→ PROBLEM TO WORK ON:
Find the line with "Here is part of a λ-NFA" in the entries below, then reproduce it and every line after it down to and including the line with "List all states", exactly.

━━ EXERCISE INPUT

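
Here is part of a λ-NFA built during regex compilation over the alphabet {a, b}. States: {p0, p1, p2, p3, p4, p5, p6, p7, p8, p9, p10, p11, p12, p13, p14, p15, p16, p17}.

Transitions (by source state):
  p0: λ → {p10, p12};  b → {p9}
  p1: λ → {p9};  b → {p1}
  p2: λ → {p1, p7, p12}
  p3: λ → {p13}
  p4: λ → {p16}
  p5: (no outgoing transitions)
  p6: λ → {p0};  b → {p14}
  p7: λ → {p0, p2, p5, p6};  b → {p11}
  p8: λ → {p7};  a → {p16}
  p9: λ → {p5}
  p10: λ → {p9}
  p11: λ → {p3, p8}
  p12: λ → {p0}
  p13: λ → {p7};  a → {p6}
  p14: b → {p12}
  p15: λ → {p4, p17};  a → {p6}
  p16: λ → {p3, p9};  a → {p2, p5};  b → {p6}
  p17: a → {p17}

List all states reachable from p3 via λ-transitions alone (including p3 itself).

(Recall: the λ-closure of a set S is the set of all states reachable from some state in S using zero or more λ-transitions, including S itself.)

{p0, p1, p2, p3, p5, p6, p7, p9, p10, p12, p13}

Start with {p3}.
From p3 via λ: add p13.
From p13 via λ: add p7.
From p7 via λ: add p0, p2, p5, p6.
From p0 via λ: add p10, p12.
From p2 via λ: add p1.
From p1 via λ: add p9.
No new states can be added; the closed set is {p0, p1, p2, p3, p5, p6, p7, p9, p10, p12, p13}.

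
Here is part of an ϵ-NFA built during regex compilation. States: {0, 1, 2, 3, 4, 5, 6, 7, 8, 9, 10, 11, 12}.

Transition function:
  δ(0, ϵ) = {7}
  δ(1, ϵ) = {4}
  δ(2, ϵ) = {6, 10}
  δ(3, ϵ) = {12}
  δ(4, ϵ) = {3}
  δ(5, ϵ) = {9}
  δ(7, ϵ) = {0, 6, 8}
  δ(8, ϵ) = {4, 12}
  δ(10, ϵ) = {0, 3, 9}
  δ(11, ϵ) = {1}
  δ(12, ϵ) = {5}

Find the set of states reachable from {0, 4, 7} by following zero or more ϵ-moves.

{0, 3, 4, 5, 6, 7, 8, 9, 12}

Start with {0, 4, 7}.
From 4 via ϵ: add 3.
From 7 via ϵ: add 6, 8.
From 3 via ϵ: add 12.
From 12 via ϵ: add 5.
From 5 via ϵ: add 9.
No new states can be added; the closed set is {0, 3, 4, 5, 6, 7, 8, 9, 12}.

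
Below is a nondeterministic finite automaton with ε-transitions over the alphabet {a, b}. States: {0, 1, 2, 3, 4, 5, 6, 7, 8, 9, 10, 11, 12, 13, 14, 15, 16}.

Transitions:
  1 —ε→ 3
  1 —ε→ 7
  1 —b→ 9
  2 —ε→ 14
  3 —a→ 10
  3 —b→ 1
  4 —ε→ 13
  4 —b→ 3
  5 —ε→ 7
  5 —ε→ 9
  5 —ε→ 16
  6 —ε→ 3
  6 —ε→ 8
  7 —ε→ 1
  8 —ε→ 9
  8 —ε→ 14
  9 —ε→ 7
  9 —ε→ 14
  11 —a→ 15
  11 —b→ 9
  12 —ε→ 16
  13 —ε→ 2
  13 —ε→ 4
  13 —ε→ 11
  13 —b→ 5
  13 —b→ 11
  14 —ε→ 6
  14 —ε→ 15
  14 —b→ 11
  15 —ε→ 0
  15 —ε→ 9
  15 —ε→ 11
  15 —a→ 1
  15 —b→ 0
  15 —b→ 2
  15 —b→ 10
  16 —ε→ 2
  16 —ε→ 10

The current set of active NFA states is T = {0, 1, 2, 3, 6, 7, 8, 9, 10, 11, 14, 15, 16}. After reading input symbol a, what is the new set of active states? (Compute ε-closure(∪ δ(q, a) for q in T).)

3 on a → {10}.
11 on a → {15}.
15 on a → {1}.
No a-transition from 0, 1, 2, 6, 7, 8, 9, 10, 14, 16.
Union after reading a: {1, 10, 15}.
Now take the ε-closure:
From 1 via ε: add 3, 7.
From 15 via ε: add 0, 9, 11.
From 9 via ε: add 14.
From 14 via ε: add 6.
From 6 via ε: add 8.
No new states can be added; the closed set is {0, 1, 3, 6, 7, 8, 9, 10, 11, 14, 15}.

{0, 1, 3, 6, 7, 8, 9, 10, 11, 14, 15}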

━━━━
━━ EXERCISE INPUT

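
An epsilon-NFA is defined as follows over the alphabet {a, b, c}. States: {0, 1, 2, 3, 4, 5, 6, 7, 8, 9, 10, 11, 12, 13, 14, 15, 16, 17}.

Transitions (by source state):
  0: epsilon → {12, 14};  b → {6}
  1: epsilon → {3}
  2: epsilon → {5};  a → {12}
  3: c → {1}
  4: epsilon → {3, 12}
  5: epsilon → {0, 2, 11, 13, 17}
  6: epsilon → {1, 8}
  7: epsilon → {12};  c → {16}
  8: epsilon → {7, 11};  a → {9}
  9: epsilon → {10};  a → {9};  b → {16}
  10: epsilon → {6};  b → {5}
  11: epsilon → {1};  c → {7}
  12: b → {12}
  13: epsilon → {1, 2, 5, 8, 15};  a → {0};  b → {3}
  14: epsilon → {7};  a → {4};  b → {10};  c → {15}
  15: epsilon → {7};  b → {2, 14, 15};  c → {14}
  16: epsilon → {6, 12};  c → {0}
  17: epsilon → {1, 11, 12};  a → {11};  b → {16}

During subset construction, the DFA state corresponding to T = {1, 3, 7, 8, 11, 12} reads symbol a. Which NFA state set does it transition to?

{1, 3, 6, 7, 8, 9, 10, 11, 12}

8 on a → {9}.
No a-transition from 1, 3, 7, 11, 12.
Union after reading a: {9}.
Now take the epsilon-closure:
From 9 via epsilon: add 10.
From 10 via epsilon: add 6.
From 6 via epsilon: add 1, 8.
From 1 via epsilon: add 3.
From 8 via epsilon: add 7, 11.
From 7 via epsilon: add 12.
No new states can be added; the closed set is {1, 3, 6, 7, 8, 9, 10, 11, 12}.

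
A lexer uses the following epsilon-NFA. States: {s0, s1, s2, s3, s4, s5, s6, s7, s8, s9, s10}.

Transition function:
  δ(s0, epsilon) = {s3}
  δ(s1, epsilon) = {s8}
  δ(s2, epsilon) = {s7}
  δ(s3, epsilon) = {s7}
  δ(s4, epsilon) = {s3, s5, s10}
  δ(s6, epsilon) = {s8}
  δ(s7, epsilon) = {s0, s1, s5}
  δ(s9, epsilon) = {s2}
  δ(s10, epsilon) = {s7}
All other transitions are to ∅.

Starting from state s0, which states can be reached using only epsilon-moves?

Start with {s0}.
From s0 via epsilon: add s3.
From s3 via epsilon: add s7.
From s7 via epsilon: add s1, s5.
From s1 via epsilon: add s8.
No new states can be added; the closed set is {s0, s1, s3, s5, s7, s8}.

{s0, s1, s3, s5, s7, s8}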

━━━━

→ TASK RESPONSE:
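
Here is part of a λ-NFA built during regex compilation over the alphabet {a, b}. States: {p0, p1, p2, p3, p4, p5, p6, p7, p8, p9, p10, p11, p12, p13, p14, p15, p16, p17}.

Transitions (by source state):
  p0: λ → {p10, p12};  b → {p9}
  p1: λ → {p9};  b → {p1}
  p2: λ → {p1, p7, p12}
  p3: λ → {p13}
  p4: λ → {p16}
  p5: (no outgoing transitions)
  p6: λ → {p0};  b → {p14}
  p7: λ → {p0, p2, p5, p6};  b → {p11}
  p8: λ → {p7};  a → {p16}
  p9: λ → {p5}
  p10: λ → {p9}
  p11: λ → {p3, p8}
  p12: λ → {p0}
  p13: λ → {p7};  a → {p6}
  p14: b → {p12}
  p15: λ → {p4, p17};  a → {p6}
  p16: λ → {p3, p9};  a → {p2, p5};  b → {p6}
  p17: a → {p17}

List all states reachable from p3 via λ-transitions alone (including p3 itself).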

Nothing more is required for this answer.